> [The problem]
Where the records below show a line containing "43 | 41 | 56 |", start copying; end with the line containing "114 | 1 | 5 |", and copy it too.

> [Records provided]
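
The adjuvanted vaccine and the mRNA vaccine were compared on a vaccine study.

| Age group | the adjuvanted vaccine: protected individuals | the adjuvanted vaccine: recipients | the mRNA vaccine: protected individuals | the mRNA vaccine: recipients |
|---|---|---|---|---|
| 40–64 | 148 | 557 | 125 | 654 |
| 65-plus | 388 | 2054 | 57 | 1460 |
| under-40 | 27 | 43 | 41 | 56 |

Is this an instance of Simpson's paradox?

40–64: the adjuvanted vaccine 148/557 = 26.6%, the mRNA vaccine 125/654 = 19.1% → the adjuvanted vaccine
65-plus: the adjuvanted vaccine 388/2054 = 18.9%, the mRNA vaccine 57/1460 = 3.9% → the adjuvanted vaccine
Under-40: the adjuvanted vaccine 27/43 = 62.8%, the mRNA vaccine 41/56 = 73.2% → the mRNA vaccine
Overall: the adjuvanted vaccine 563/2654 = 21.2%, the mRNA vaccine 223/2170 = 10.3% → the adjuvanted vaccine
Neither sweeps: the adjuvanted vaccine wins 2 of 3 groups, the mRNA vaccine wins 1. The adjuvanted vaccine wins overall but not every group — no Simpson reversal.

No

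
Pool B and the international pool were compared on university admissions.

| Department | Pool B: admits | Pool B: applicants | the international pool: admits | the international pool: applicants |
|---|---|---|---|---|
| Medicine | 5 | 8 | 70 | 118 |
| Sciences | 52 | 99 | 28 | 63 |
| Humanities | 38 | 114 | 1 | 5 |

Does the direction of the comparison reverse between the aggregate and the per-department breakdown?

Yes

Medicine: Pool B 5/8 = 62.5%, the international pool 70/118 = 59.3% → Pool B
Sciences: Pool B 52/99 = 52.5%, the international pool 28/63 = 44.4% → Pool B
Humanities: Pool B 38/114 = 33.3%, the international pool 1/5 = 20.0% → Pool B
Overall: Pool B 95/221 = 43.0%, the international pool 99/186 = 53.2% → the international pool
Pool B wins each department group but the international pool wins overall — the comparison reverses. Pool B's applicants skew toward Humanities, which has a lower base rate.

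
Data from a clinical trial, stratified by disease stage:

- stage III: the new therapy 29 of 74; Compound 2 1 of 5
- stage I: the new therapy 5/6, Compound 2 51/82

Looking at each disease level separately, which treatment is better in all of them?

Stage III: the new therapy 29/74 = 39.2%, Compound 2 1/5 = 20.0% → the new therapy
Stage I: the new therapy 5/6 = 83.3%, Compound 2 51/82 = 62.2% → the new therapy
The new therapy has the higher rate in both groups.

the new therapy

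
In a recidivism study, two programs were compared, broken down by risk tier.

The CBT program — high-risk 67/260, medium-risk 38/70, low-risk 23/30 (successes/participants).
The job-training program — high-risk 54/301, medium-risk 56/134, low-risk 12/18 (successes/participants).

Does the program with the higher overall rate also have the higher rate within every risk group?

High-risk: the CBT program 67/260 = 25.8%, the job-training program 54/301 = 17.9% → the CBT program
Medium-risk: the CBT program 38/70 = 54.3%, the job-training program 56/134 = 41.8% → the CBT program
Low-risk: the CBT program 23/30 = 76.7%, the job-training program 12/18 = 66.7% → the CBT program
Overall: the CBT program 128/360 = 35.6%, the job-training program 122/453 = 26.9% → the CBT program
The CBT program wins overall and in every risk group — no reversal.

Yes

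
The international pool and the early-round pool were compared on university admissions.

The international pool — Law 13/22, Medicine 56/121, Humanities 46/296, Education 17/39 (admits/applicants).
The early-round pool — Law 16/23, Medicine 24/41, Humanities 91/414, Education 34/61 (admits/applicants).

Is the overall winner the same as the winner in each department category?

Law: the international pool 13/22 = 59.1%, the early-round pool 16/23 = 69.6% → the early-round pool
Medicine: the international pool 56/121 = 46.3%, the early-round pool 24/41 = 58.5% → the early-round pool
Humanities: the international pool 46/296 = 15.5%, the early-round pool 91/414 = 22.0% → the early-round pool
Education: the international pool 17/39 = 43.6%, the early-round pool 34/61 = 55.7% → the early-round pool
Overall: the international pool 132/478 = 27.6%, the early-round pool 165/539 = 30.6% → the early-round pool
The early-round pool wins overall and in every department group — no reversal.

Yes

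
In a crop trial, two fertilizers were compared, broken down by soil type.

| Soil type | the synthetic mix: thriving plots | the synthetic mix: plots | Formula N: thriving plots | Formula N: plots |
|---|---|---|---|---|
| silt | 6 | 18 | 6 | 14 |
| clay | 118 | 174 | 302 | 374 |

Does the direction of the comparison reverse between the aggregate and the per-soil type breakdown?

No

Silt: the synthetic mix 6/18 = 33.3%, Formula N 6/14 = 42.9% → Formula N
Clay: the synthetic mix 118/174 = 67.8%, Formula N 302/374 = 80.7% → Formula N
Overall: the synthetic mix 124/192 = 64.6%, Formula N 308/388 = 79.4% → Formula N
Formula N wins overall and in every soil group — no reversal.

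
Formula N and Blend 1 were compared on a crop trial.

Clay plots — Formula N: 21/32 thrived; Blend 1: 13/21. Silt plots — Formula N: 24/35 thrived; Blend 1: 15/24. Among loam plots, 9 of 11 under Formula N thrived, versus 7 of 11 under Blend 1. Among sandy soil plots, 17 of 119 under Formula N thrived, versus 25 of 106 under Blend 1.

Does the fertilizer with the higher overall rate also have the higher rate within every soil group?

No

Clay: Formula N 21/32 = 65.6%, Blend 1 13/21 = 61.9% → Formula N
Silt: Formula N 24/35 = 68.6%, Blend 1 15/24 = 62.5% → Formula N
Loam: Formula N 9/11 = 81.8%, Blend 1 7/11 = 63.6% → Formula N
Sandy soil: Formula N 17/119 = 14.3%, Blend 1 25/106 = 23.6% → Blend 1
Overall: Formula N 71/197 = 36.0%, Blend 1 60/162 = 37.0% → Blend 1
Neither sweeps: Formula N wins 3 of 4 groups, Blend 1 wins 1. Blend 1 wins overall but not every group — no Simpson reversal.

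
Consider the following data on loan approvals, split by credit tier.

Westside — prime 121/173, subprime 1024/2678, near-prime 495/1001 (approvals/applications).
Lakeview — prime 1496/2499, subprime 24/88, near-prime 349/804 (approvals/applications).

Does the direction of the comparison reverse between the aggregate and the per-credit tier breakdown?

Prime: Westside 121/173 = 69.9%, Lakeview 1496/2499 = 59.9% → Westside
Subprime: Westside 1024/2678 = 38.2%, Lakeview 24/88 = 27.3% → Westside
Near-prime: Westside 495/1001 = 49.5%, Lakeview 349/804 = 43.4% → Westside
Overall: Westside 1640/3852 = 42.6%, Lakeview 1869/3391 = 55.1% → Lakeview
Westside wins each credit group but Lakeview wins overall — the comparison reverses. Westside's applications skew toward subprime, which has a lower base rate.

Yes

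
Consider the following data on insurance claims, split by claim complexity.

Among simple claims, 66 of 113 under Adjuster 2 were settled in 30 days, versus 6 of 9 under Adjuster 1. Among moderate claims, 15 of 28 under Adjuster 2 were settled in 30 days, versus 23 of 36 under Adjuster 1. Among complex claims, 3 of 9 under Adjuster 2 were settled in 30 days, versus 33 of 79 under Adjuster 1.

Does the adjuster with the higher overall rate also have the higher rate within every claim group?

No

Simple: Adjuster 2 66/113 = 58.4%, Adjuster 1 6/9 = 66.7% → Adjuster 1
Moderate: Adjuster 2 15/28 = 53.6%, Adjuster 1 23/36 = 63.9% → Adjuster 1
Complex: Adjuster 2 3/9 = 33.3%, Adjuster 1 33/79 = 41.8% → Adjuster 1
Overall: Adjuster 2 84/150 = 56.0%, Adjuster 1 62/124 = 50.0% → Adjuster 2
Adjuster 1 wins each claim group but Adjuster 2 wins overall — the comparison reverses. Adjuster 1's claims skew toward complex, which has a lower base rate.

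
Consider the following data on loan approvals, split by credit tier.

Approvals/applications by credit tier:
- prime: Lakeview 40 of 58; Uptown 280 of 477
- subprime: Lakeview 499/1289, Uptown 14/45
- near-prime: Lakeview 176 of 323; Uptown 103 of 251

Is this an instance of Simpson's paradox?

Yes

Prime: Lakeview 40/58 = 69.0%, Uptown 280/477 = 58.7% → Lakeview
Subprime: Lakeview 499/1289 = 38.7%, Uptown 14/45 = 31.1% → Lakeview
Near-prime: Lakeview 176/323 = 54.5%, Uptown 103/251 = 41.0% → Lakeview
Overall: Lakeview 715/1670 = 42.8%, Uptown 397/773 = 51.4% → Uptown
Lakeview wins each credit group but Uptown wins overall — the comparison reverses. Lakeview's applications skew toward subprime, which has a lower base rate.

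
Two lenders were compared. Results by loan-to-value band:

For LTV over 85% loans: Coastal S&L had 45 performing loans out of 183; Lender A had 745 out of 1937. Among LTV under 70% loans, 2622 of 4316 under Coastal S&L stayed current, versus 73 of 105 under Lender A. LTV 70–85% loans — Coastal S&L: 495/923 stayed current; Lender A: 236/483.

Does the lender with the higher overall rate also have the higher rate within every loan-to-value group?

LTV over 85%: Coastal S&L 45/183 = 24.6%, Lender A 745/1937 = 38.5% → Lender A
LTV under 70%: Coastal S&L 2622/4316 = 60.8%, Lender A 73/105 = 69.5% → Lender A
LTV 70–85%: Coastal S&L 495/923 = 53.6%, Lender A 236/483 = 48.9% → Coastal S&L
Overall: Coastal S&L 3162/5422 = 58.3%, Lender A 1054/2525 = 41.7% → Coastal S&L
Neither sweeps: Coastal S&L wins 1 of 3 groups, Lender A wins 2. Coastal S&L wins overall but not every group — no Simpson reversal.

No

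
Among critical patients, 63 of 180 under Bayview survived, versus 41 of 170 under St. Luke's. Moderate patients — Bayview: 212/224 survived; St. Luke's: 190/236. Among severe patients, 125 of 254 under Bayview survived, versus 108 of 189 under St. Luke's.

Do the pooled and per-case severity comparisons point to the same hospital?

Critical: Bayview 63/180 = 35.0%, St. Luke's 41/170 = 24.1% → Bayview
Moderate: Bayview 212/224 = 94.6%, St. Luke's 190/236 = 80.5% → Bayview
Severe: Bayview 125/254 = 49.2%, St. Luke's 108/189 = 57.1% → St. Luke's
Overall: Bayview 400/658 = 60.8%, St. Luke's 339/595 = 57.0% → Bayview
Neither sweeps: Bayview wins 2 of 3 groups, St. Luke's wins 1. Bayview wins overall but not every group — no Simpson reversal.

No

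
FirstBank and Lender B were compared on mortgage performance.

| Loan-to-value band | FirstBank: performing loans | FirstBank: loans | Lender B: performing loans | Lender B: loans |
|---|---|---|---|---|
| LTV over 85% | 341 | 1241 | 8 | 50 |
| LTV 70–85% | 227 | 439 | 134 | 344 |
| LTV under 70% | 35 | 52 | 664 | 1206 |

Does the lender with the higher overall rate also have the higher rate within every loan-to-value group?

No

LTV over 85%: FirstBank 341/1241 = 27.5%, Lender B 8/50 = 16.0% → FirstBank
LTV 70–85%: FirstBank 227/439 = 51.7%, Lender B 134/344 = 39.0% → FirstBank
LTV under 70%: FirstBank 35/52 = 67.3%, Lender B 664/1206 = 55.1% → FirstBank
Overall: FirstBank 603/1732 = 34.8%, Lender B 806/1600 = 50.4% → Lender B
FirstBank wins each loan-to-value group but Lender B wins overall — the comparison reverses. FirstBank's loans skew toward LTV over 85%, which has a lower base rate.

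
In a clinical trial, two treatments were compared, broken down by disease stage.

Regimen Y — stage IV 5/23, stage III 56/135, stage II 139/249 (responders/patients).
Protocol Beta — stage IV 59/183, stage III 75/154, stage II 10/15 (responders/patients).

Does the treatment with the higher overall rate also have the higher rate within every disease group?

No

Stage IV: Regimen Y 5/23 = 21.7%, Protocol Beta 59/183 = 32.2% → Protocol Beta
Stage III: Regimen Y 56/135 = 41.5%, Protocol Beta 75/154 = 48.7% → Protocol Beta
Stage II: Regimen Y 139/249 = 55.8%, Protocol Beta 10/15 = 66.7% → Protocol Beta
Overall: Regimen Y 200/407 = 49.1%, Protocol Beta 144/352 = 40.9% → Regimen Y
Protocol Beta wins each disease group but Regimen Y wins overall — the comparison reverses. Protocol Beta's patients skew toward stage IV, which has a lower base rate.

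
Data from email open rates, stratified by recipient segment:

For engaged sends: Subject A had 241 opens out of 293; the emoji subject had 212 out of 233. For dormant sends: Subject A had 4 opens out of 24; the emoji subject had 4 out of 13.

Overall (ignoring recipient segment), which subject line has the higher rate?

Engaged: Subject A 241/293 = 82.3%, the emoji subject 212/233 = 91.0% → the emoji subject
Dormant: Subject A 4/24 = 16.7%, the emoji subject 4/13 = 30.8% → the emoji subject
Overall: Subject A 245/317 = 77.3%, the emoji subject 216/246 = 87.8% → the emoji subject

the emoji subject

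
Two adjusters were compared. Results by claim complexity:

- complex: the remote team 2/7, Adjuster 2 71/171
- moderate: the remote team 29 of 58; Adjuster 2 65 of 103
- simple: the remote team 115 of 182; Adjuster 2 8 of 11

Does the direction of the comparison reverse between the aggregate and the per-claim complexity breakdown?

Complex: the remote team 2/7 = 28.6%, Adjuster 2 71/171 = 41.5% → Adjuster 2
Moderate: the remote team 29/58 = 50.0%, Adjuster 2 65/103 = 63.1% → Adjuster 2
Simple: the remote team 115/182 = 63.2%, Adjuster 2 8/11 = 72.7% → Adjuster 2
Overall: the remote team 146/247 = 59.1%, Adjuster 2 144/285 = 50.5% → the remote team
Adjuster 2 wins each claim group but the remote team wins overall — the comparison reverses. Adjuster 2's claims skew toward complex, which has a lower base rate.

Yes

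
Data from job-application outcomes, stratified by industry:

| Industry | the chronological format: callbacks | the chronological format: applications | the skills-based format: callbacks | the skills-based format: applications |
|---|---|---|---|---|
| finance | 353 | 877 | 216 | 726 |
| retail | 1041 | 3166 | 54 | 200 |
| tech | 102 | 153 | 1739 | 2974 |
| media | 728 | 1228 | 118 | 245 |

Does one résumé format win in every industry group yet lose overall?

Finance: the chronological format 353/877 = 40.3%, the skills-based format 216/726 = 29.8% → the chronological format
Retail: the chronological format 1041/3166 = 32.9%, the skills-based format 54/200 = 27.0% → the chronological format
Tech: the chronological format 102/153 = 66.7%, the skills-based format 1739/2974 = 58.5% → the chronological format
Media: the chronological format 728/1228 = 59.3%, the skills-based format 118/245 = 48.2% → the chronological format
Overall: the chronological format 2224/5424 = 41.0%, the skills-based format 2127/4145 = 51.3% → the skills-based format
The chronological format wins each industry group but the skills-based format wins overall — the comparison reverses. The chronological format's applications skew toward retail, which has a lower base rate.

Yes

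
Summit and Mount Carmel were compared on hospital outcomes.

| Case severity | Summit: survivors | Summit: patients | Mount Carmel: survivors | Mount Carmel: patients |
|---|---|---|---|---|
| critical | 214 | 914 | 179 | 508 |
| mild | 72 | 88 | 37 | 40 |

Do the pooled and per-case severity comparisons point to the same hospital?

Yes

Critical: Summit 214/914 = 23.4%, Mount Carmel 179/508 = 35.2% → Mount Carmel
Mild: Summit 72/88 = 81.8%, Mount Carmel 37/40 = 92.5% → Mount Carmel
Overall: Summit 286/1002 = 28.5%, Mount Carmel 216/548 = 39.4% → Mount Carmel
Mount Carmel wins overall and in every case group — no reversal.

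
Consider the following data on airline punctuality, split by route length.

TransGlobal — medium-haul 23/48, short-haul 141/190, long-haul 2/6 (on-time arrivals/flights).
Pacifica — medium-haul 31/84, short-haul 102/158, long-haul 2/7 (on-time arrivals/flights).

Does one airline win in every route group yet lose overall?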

> [Response box]
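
| under-40 | 27 | 43 | 41 | 56 |

Is this an instance of Simpson's paradox?

40–64: the adjuvanted vaccine 148/557 = 26.6%, the mRNA vaccine 125/654 = 19.1% → the adjuvanted vaccine
65-plus: the adjuvanted vaccine 388/2054 = 18.9%, the mRNA vaccine 57/1460 = 3.9% → the adjuvanted vaccine
Under-40: the adjuvanted vaccine 27/43 = 62.8%, the mRNA vaccine 41/56 = 73.2% → the mRNA vaccine
Overall: the adjuvanted vaccine 563/2654 = 21.2%, the mRNA vaccine 223/2170 = 10.3% → the adjuvanted vaccine
Neither sweeps: the adjuvanted vaccine wins 2 of 3 groups, the mRNA vaccine wins 1. The adjuvanted vaccine wins overall but not every group — no Simpson reversal.

No

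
Pool B and the international pool were compared on university admissions.

| Department | Pool B: admits | Pool B: applicants | the international pool: admits | the international pool: applicants |
|---|---|---|---|---|
| Medicine | 5 | 8 | 70 | 118 |
| Sciences | 52 | 99 | 28 | 63 |
| Humanities | 38 | 114 | 1 | 5 |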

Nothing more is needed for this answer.